▶ _YOUR INSTRUCTIONS_
The expected output is the complete data, reproduced exactly.

▶ _Saved entries_
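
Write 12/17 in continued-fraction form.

[0; 1, 2, 2, 2]

Run the Euclidean algorithm on 12 and 17; the successive quotients are the partial quotients a_0, a_1, ... (each step inverts the fractional part left over by the previous one):
  12 = 0*17 + 12, so a_0 = 0.
  17 = 1*12 + 5, so a_1 = 1.
  12 = 2*5 + 2, so a_2 = 2.
  5 = 2*2 + 1, so a_3 = 2.
  2 = 2*1 + 0, so a_4 = 2.
The remainder reaches 0 after 5 divisions, so the expansion has 5 partial quotients, read off in order.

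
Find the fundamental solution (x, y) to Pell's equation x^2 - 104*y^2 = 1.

First expand sqrt(104) as a continued fraction. With x_i = (sqrt(104) + m_i)/d_i and (m_0, d_0) = (0, 1): a_0 = floor(sqrt(104)) = 10, since 10^2 = 100 <= 104 < 121 = 11^2.
Iterate m_{i+1} = d_i*a_i - m_i, d_{i+1} = (104 - m_{i+1}^2)/d_i, a_{i+1} = floor((a_0 + m_{i+1})/d_{i+1}):
  m_1 = 1*10 - 0 = 10, d_1 = (104 - 10^2)/1 = 4/1 = 4, a_1 = floor((10 + 10)/4) = 5.
  m_2 = 4*5 - 10 = 10, d_2 = (104 - 10^2)/4 = 4/4 = 1, a_2 = floor((10 + 10)/1) = 20.
  m_3 = 1*20 - 10 = 10, d_3 = (104 - 10^2)/1 = 4/1 = 4: (m_3, d_3) = (m_1, d_1) = (10, 4), so from here the quotients repeat a_1, a_2; the period length is 2.
So sqrt(104) = [10; (5, 20)] with period length k = 2.
k is even, so the fundamental solution of x^2 - 104y^2 = 1 is (p_{k-1}, q_{k-1}) = (p_1, q_1); compute convergents through index 1.
Convergents (p_i = a_i*p_{i-1} + p_{i-2}, q_i = a_i*q_{i-1} + q_{i-2} with p_{-2}=0, p_{-1}=1, q_{-2}=1, q_{-1}=0):
  i=0: a_0=10, p_0 = 10*1 + 0 = 10, q_0 = 10*0 + 1 = 1.
  i=1: a_1=5, p_1 = 5*10 + 1 = 51, q_1 = 5*1 + 0 = 5.
Check: 51^2 - 104*5^2 = 2601 - 2600 = 1, so (x, y) = (51, 5) solves the equation, and by the theorem it is the least positive solution.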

▶ _ANSWER TO THIS EXERCISE_
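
Write 12/17 in continued-fraction form.

[0; 1, 2, 2, 2]

Run the Euclidean algorithm on 12 and 17; the successive quotients are the partial quotients a_0, a_1, ... (each step inverts the fractional part left over by the previous one):
  12 = 0*17 + 12, so a_0 = 0.
  17 = 1*12 + 5, so a_1 = 1.
  12 = 2*5 + 2, so a_2 = 2.
  5 = 2*2 + 1, so a_3 = 2.
  2 = 2*1 + 0, so a_4 = 2.
The remainder reaches 0 after 5 divisions, so the expansion has 5 partial quotients, read off in order.

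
Find the fundamental solution (x, y) to Pell's equation x^2 - 104*y^2 = 1.

First expand sqrt(104) as a continued fraction. With x_i = (sqrt(104) + m_i)/d_i and (m_0, d_0) = (0, 1): a_0 = floor(sqrt(104)) = 10, since 10^2 = 100 <= 104 < 121 = 11^2.
Iterate m_{i+1} = d_i*a_i - m_i, d_{i+1} = (104 - m_{i+1}^2)/d_i, a_{i+1} = floor((a_0 + m_{i+1})/d_{i+1}):
  m_1 = 1*10 - 0 = 10, d_1 = (104 - 10^2)/1 = 4/1 = 4, a_1 = floor((10 + 10)/4) = 5.
  m_2 = 4*5 - 10 = 10, d_2 = (104 - 10^2)/4 = 4/4 = 1, a_2 = floor((10 + 10)/1) = 20.
  m_3 = 1*20 - 10 = 10, d_3 = (104 - 10^2)/1 = 4/1 = 4: (m_3, d_3) = (m_1, d_1) = (10, 4), so from here the quotients repeat a_1, a_2; the period length is 2.
So sqrt(104) = [10; (5, 20)] with period length k = 2.
k is even, so the fundamental solution of x^2 - 104y^2 = 1 is (p_{k-1}, q_{k-1}) = (p_1, q_1); compute convergents through index 1.
Convergents (p_i = a_i*p_{i-1} + p_{i-2}, q_i = a_i*q_{i-1} + q_{i-2} with p_{-2}=0, p_{-1}=1, q_{-2}=1, q_{-1}=0):
  i=0: a_0=10, p_0 = 10*1 + 0 = 10, q_0 = 10*0 + 1 = 1.
  i=1: a_1=5, p_1 = 5*10 + 1 = 51, q_1 = 5*1 + 0 = 5.
Check: 51^2 - 104*5^2 = 2601 - 2600 = 1, so (x, y) = (51, 5) solves the equation, and by the theorem it is the least positive solution.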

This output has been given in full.